### [Dataset extract]
- - -
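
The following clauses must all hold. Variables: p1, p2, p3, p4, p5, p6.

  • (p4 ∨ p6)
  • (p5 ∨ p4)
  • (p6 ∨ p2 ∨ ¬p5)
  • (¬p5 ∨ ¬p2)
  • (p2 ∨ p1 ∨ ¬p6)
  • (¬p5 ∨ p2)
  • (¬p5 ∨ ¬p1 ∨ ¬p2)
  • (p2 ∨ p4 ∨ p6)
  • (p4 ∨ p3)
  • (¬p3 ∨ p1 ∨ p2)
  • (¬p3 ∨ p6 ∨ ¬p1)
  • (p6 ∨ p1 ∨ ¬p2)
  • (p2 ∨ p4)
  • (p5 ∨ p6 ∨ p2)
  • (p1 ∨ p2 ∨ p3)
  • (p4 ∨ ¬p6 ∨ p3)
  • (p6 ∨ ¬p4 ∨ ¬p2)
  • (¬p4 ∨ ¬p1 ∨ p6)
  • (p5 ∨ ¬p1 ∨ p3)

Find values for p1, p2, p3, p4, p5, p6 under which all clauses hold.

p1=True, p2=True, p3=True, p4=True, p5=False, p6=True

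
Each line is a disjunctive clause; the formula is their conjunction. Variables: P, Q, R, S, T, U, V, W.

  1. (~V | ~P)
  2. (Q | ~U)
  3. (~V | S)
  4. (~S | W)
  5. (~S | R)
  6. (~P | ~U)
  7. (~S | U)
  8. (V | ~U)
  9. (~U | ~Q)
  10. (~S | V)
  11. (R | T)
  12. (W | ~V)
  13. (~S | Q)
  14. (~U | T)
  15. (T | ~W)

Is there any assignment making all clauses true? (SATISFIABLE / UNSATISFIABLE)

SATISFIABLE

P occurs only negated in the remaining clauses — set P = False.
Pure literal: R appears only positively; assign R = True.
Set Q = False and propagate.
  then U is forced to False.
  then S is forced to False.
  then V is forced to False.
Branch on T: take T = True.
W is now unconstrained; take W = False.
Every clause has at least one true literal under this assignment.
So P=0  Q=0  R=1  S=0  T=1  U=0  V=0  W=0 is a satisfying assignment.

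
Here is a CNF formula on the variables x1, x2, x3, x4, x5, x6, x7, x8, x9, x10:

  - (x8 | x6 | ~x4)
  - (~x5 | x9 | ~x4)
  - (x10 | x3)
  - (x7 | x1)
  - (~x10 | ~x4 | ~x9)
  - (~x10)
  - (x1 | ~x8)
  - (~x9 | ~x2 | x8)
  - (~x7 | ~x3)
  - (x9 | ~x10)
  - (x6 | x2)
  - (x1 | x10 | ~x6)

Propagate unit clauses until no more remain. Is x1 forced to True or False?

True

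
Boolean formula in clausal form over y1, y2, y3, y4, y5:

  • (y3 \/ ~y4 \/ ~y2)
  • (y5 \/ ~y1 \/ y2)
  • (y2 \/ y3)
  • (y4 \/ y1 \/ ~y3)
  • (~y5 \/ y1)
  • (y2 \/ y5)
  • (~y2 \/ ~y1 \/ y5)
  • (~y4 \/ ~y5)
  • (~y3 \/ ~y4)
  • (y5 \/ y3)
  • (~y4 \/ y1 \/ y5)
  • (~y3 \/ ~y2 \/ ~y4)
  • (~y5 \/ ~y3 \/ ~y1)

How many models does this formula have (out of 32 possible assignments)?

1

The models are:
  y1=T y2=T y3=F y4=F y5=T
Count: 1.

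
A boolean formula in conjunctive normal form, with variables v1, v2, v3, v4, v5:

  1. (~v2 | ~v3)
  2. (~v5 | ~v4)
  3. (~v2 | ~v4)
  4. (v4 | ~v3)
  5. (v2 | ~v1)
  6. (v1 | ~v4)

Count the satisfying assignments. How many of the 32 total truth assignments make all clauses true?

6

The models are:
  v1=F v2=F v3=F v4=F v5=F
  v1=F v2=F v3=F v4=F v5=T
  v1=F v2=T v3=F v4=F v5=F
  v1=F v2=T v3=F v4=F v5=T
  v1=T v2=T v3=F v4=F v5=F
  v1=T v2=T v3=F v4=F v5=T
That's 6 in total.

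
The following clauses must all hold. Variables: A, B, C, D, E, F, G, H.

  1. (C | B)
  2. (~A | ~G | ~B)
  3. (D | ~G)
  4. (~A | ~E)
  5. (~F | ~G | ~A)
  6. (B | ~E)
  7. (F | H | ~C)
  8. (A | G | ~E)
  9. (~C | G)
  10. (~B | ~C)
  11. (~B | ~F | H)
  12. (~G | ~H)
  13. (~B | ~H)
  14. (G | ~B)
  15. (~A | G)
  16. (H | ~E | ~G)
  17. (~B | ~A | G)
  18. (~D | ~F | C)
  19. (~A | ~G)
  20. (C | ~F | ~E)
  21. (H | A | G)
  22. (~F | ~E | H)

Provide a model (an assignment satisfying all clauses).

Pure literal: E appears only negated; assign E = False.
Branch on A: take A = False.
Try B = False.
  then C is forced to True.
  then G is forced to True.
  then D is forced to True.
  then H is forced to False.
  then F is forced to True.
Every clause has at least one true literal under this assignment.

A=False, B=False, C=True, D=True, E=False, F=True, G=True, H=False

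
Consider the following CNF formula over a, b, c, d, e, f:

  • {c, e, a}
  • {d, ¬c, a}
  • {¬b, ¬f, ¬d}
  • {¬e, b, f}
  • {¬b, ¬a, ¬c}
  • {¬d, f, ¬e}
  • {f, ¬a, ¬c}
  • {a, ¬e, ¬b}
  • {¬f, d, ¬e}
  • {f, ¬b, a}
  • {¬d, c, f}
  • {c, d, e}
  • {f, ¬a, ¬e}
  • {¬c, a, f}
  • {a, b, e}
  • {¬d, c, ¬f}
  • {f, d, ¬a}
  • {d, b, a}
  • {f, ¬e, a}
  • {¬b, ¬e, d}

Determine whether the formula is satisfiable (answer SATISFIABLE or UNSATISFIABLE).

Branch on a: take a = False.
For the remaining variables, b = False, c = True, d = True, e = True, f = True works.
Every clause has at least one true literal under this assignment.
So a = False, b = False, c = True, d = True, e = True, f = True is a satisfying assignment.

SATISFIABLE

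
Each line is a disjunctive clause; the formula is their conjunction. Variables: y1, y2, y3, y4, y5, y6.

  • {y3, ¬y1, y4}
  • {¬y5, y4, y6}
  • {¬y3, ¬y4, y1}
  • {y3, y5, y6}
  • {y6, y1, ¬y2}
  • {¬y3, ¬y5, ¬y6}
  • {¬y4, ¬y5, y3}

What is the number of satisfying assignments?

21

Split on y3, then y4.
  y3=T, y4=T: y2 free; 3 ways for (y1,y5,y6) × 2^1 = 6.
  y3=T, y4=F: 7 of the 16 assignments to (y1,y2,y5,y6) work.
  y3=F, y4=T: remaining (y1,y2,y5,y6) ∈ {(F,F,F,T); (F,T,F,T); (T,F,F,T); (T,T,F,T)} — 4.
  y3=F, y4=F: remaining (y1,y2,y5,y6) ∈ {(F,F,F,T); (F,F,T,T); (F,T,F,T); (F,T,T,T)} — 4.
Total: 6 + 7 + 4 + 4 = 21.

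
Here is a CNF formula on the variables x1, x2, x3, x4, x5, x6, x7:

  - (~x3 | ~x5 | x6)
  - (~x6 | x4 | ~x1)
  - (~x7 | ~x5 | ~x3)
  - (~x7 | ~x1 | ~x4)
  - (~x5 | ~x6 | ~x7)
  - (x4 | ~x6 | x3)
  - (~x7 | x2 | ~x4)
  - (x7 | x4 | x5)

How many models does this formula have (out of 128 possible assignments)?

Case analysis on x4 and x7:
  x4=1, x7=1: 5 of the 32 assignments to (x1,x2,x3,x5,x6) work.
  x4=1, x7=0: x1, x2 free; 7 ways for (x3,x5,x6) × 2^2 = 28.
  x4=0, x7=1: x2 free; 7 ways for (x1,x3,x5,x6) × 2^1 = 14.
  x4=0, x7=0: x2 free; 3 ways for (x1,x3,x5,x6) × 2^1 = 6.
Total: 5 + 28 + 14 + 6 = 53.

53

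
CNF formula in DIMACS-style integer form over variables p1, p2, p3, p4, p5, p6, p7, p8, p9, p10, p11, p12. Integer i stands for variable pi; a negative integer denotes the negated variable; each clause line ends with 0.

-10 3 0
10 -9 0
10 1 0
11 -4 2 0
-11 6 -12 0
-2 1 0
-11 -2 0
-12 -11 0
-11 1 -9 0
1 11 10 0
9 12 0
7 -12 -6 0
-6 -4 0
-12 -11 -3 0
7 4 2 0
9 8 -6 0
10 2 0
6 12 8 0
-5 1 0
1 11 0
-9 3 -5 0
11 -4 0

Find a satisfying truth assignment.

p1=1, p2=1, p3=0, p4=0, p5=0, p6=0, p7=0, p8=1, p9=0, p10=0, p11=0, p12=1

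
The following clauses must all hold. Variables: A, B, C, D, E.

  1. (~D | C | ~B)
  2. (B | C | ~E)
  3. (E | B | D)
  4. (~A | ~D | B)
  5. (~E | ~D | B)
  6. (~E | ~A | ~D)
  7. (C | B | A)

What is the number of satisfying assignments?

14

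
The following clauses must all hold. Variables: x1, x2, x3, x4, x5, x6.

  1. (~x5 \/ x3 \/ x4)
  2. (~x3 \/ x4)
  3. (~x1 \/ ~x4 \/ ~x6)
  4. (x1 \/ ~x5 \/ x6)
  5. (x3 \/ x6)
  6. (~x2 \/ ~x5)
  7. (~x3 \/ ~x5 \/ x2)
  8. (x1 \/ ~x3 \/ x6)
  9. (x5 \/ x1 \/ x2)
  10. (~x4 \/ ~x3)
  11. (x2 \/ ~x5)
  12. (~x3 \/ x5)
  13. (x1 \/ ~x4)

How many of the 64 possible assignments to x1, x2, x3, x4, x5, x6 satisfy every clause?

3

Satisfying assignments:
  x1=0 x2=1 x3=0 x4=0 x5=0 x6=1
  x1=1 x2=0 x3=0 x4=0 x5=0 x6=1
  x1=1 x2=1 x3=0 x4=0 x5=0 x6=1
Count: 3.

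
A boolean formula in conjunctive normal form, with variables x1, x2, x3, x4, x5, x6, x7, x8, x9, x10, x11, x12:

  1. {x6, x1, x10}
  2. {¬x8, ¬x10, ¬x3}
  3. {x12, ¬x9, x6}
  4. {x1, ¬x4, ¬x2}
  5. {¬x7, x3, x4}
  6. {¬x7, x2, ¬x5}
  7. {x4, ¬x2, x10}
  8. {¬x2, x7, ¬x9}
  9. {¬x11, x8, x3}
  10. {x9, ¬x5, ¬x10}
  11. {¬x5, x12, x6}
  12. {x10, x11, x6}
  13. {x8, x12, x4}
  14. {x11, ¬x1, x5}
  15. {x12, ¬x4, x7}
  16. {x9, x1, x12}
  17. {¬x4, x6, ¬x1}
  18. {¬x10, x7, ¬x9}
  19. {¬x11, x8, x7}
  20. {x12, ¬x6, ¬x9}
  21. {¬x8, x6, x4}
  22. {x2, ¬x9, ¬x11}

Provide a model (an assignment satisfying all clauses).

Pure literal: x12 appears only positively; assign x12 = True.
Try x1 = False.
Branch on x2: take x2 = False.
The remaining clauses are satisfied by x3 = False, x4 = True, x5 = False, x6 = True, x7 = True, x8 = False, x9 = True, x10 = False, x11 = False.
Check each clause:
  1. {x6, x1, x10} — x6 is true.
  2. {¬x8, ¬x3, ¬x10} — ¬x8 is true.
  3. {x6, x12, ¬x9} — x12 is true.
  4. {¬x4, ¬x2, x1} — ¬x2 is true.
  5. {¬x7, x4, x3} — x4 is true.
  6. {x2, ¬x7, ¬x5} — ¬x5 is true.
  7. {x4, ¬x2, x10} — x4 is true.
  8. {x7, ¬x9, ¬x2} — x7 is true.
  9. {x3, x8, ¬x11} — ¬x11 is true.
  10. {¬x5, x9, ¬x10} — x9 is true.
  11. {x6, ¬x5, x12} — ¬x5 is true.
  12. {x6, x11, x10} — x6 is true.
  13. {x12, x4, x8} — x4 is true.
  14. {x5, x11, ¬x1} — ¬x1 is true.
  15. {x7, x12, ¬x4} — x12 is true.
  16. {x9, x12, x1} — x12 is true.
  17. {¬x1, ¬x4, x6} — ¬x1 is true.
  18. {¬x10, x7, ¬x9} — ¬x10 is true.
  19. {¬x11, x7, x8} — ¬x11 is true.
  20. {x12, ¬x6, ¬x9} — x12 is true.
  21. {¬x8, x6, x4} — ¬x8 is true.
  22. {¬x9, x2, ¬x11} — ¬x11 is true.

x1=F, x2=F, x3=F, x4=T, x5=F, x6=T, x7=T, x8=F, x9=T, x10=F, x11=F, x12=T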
- - -
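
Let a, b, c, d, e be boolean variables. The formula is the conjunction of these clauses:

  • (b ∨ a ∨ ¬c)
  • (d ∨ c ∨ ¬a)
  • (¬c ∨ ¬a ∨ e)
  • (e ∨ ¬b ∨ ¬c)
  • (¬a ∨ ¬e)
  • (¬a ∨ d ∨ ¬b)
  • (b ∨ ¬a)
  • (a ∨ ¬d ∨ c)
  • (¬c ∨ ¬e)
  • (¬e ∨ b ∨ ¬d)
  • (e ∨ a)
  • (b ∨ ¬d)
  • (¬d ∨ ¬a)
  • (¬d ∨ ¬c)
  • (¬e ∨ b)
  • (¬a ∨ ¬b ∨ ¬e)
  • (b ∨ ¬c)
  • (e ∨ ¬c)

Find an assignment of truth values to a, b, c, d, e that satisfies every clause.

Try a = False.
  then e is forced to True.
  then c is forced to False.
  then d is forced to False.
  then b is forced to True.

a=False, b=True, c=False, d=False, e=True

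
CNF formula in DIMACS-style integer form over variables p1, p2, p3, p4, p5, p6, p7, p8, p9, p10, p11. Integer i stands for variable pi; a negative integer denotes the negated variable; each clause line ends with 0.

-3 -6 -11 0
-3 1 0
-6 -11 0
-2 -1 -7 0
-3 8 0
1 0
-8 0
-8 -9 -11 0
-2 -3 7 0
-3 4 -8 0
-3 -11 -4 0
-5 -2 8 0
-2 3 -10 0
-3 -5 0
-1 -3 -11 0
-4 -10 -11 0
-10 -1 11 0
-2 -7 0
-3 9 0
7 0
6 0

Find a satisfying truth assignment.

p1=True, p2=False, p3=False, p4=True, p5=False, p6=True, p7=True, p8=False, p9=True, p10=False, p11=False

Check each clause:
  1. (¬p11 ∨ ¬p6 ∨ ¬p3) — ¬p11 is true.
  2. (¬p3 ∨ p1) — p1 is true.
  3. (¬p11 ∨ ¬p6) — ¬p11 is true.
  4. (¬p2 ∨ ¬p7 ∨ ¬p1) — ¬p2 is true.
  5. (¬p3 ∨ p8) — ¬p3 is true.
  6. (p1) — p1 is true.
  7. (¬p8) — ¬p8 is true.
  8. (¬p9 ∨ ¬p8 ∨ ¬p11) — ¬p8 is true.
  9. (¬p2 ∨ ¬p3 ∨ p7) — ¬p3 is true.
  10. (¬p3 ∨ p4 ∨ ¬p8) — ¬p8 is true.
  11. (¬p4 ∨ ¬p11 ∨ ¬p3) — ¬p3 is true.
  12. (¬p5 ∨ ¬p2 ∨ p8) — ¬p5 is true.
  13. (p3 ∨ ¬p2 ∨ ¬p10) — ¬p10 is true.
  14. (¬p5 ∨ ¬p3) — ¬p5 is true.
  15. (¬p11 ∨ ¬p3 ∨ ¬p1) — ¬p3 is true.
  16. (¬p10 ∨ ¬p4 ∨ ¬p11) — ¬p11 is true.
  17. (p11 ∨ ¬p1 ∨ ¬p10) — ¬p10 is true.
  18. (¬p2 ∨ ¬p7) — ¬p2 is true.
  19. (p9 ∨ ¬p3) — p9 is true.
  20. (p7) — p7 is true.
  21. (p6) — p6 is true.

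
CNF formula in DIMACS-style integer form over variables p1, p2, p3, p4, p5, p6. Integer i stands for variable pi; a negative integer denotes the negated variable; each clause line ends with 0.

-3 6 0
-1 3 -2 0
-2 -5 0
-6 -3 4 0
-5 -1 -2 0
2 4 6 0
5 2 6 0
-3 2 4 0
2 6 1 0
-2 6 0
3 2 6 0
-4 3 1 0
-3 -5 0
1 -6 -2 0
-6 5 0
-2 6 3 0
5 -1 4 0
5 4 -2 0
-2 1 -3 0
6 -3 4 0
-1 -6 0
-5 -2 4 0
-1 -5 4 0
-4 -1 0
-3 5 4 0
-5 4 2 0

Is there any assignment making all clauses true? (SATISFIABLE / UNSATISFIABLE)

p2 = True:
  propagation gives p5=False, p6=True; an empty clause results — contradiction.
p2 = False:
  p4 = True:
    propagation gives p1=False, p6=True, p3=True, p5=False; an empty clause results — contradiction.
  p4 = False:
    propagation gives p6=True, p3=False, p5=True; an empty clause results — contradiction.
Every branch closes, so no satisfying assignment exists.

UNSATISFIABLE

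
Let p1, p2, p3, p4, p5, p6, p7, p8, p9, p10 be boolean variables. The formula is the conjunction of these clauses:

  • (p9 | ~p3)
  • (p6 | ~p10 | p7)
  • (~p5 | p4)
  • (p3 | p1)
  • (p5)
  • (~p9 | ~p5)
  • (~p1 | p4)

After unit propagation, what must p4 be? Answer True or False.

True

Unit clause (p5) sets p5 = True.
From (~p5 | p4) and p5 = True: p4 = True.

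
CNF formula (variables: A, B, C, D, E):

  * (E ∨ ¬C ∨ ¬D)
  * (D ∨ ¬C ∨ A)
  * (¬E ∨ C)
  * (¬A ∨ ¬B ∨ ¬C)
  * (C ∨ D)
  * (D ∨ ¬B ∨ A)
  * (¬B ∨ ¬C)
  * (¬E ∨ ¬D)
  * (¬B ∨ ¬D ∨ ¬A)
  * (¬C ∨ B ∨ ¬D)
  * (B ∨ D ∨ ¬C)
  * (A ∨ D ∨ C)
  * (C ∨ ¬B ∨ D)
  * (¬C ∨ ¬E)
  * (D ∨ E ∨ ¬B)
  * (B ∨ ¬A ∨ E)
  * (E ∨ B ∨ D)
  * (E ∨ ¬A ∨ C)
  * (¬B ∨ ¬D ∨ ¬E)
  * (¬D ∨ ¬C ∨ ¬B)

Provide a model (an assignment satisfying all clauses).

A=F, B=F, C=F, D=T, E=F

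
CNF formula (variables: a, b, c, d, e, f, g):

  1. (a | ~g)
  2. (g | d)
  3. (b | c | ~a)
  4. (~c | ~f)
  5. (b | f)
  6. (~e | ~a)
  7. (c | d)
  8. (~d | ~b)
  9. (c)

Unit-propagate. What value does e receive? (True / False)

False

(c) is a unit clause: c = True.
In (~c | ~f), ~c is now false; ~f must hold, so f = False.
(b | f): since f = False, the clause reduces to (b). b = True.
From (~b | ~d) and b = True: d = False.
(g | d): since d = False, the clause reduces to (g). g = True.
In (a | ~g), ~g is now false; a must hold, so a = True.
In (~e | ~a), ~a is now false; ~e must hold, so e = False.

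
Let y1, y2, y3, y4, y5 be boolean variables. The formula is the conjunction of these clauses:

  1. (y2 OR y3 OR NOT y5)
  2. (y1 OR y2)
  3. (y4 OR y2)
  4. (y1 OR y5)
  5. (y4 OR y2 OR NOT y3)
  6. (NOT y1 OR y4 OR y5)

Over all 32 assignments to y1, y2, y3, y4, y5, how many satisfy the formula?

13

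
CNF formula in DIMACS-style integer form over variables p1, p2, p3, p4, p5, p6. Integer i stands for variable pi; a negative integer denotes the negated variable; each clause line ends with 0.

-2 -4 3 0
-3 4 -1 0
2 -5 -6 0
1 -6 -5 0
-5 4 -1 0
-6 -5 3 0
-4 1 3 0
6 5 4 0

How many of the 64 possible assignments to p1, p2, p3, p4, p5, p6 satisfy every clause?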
- - -
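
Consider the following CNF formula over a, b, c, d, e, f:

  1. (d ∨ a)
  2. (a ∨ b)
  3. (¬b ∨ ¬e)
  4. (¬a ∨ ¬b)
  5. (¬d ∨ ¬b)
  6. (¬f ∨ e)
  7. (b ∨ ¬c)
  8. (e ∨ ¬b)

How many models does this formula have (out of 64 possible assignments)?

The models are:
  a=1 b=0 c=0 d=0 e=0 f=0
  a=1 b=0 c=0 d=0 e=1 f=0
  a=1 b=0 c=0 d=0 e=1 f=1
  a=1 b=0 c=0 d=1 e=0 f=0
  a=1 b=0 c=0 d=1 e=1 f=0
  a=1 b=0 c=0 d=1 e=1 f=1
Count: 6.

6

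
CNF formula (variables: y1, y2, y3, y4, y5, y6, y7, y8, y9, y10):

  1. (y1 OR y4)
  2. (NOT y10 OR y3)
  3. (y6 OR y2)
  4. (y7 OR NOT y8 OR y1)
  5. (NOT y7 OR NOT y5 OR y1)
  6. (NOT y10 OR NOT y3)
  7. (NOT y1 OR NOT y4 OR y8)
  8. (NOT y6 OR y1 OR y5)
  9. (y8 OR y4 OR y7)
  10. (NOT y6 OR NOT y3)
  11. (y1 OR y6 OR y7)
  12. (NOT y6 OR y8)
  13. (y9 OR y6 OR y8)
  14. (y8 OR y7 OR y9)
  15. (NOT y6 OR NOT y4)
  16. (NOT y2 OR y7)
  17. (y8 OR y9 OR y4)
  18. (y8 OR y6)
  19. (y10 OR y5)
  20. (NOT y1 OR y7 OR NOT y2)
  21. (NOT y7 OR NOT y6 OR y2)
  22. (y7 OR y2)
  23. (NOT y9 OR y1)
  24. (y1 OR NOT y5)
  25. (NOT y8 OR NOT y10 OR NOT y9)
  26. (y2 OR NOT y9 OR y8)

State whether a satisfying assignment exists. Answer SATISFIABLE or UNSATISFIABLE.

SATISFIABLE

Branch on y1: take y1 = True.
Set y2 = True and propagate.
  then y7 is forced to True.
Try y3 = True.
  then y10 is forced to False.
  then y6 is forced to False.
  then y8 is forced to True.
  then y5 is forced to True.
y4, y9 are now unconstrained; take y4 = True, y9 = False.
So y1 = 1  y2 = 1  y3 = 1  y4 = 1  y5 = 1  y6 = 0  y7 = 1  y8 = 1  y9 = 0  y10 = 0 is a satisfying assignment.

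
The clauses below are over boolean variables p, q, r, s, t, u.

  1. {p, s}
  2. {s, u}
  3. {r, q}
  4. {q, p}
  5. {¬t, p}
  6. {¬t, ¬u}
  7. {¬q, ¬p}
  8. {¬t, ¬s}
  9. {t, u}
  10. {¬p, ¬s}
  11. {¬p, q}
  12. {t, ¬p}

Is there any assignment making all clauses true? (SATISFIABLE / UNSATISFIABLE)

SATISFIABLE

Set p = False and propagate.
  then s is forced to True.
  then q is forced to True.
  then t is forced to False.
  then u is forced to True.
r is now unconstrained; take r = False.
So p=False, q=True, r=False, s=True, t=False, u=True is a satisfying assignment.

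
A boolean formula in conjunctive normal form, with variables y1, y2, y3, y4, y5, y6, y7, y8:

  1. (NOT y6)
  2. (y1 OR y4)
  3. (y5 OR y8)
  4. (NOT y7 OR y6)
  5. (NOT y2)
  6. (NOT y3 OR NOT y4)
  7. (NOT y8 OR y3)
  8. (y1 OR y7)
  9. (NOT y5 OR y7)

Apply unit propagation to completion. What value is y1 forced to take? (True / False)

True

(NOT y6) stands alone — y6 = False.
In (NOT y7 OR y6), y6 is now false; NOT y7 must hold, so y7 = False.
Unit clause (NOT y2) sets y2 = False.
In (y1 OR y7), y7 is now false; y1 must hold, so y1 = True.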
- - -
### [Exercise]
Which of the lines above include the word "negative"? Copy each of them.

### [Result of the task]
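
CNF formula in DIMACS-style integer form over variables p1, p2, p3, p4, p5, p6, p7, p8, p9, p10, p11, p12. Integer i stands for variable pi; a negative integer denotes the negated variable; each clause line ends with 0.
CNF formula in DIMACS-style integer form over variables p1, p2, p3, p4, p5, p6, p7, p8, p9, p10, p11. Integer i stands for variable pi; a negative integer denotes the negated variable; each clause line ends with 0.
CNF formula in DIMACS-style integer form over variables p1, p2, p3, p4, p5, p6. Integer i stands for variable pi; a negative integer denotes the negated variable; each clause line ends with 0.
CNF formula in DIMACS-style integer form over variables p1, p2, p3, p4, p5, p6. Integer i stands for variable pi; a negative integer denotes the negated variable; each clause line ends with 0.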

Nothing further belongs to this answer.